#### Extracted information

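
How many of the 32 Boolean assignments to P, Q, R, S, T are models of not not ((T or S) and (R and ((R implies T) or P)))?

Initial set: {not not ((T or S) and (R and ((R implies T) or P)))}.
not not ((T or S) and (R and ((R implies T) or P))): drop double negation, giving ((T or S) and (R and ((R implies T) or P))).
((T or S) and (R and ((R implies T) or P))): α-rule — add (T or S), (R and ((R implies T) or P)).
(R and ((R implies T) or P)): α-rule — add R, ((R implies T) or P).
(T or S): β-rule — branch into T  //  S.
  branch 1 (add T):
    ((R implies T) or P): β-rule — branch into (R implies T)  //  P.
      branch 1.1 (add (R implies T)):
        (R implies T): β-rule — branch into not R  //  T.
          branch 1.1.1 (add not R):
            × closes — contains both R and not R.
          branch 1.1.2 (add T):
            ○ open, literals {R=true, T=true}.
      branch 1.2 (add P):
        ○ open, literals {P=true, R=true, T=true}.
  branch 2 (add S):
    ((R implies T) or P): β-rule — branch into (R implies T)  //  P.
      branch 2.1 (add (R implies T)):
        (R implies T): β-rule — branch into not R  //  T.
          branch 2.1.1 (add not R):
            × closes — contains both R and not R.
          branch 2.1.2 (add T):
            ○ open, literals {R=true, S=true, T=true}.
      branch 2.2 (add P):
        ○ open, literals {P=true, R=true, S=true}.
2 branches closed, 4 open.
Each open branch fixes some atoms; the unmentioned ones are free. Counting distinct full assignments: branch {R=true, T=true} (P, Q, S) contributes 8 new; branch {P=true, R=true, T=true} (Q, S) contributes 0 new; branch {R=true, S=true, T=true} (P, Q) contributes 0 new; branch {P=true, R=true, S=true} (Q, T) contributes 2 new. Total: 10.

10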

########

Task description
Output all of the entries, exactly as they are written.

Reply to the exercise
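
How many of the 32 Boolean assignments to P, Q, R, S, T are models of not not ((T or S) and (R and ((R implies T) or P)))?

Initial set: {not not ((T or S) and (R and ((R implies T) or P)))}.
not not ((T or S) and (R and ((R implies T) or P))): drop double negation, giving ((T or S) and (R and ((R implies T) or P))).
((T or S) and (R and ((R implies T) or P))): α-rule — add (T or S), (R and ((R implies T) or P)).
(R and ((R implies T) or P)): α-rule — add R, ((R implies T) or P).
(T or S): β-rule — branch into T  //  S.
  branch 1 (add T):
    ((R implies T) or P): β-rule — branch into (R implies T)  //  P.
      branch 1.1 (add (R implies T)):
        (R implies T): β-rule — branch into not R  //  T.
          branch 1.1.1 (add not R):
            × closes — contains both R and not R.
          branch 1.1.2 (add T):
            ○ open, literals {R=true, T=true}.
      branch 1.2 (add P):
        ○ open, literals {P=true, R=true, T=true}.
  branch 2 (add S):
    ((R implies T) or P): β-rule — branch into (R implies T)  //  P.
      branch 2.1 (add (R implies T)):
        (R implies T): β-rule — branch into not R  //  T.
          branch 2.1.1 (add not R):
            × closes — contains both R and not R.
          branch 2.1.2 (add T):
            ○ open, literals {R=true, S=true, T=true}.
      branch 2.2 (add P):
        ○ open, literals {P=true, R=true, S=true}.
2 branches closed, 4 open.
Each open branch fixes some atoms; the unmentioned ones are free. Counting distinct full assignments: branch {R=true, T=true} (P, Q, S) contributes 8 new; branch {P=true, R=true, T=true} (Q, S) contributes 0 new; branch {R=true, S=true, T=true} (P, Q) contributes 0 new; branch {P=true, R=true, S=true} (Q, T) contributes 2 new. Total: 10.

10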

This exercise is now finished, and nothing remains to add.